■ Exercise aim
Nothing in the entries may be dropped: restate them word for word.

□ □ □ □

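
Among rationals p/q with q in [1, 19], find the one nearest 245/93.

29/11

Expand x = 245/93 as a continued fraction with the Euclidean algorithm:
  245 = 2*93 + 59, so a_0 = 2.
  93 = 1*59 + 34, so a_1 = 1.
  59 = 1*34 + 25, so a_2 = 1.
  34 = 1*25 + 9, so a_3 = 1.
  25 = 2*9 + 7, so a_4 = 2.
  9 = 1*7 + 2, so a_5 = 1.
  7 = 3*2 + 1, so a_6 = 3.
  2 = 2*1 + 0, so a_7 = 2.
so x = [2; 1, 1, 1, 2, 1, 3, 2].
Convergents (p_i = a_i*p_{i-1} + p_{i-2}, q_i = a_i*q_{i-1} + q_{i-2} with p_{-2}=0, p_{-1}=1, q_{-2}=1, q_{-1}=0), until the denominator exceeds 19:
  i=0: a_0=2, p_0 = 2*1 + 0 = 2, q_0 = 2*0 + 1 = 1.
  i=1: a_1=1, p_1 = 1*2 + 1 = 3, q_1 = 1*1 + 0 = 1.
  i=2: a_2=1, p_2 = 1*3 + 2 = 5, q_2 = 1*1 + 1 = 2.
  i=3: a_3=1, p_3 = 1*5 + 3 = 8, q_3 = 1*2 + 1 = 3.
  i=4: a_4=2, p_4 = 2*8 + 5 = 21, q_4 = 2*3 + 2 = 8.
  i=5: a_5=1, p_5 = 1*21 + 8 = 29, q_5 = 1*8 + 3 = 11.
  i=6: a_6=3, p_6 = 3*29 + 21 = 108, q_6 = 3*11 + 8 = 41.
q_6 = 41 > 19, so the last convergent with denominator <= 19 is p_5/q_5 = 29/11.
The closest fraction with denominator <= 19 is either p_5/q_5 or the intermediate fraction (k*p_5 + p_4)/(k*q_5 + q_4) with the largest k >= 1 whose denominator stays <= 19; these approach x as k grows, and every other convergent or intermediate fraction in range is farther away.
Largest k: floor((19 - q_4)/q_5) = floor((19 - 8)/11) = 1.
That gives (1*29 + 21)/(1*11 + 8) = 50/19.
Compare the errors: |x - 29/11| = |245*11 - 29*93|/(93*11) = 2/1023, and |x - 50/19| = |245*19 - 50*93|/(93*19) = 5/1767.
Cross-multiplying, 2*1767 = 3534 < 5115 = 5*1023, so 2/1023 is smaller: the convergent 29/11 is closer to x than 50/19.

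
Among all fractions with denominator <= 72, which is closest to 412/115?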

□ □ □ □

■ Task answer
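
Among rationals p/q with q in [1, 19], find the one nearest 245/93.

29/11

Expand x = 245/93 as a continued fraction with the Euclidean algorithm:
  245 = 2*93 + 59, so a_0 = 2.
  93 = 1*59 + 34, so a_1 = 1.
  59 = 1*34 + 25, so a_2 = 1.
  34 = 1*25 + 9, so a_3 = 1.
  25 = 2*9 + 7, so a_4 = 2.
  9 = 1*7 + 2, so a_5 = 1.
  7 = 3*2 + 1, so a_6 = 3.
  2 = 2*1 + 0, so a_7 = 2.
so x = [2; 1, 1, 1, 2, 1, 3, 2].
Convergents (p_i = a_i*p_{i-1} + p_{i-2}, q_i = a_i*q_{i-1} + q_{i-2} with p_{-2}=0, p_{-1}=1, q_{-2}=1, q_{-1}=0), until the denominator exceeds 19:
  i=0: a_0=2, p_0 = 2*1 + 0 = 2, q_0 = 2*0 + 1 = 1.
  i=1: a_1=1, p_1 = 1*2 + 1 = 3, q_1 = 1*1 + 0 = 1.
  i=2: a_2=1, p_2 = 1*3 + 2 = 5, q_2 = 1*1 + 1 = 2.
  i=3: a_3=1, p_3 = 1*5 + 3 = 8, q_3 = 1*2 + 1 = 3.
  i=4: a_4=2, p_4 = 2*8 + 5 = 21, q_4 = 2*3 + 2 = 8.
  i=5: a_5=1, p_5 = 1*21 + 8 = 29, q_5 = 1*8 + 3 = 11.
  i=6: a_6=3, p_6 = 3*29 + 21 = 108, q_6 = 3*11 + 8 = 41.
q_6 = 41 > 19, so the last convergent with denominator <= 19 is p_5/q_5 = 29/11.
The closest fraction with denominator <= 19 is either p_5/q_5 or the intermediate fraction (k*p_5 + p_4)/(k*q_5 + q_4) with the largest k >= 1 whose denominator stays <= 19; these approach x as k grows, and every other convergent or intermediate fraction in range is farther away.
Largest k: floor((19 - q_4)/q_5) = floor((19 - 8)/11) = 1.
That gives (1*29 + 21)/(1*11 + 8) = 50/19.
Compare the errors: |x - 29/11| = |245*11 - 29*93|/(93*11) = 2/1023, and |x - 50/19| = |245*19 - 50*93|/(93*19) = 5/1767.
Cross-multiplying, 2*1767 = 3534 < 5115 = 5*1023, so 2/1023 is smaller: the convergent 29/11 is closer to x than 50/19.

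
Among all fractions with denominator <= 72, which is closest to 412/115?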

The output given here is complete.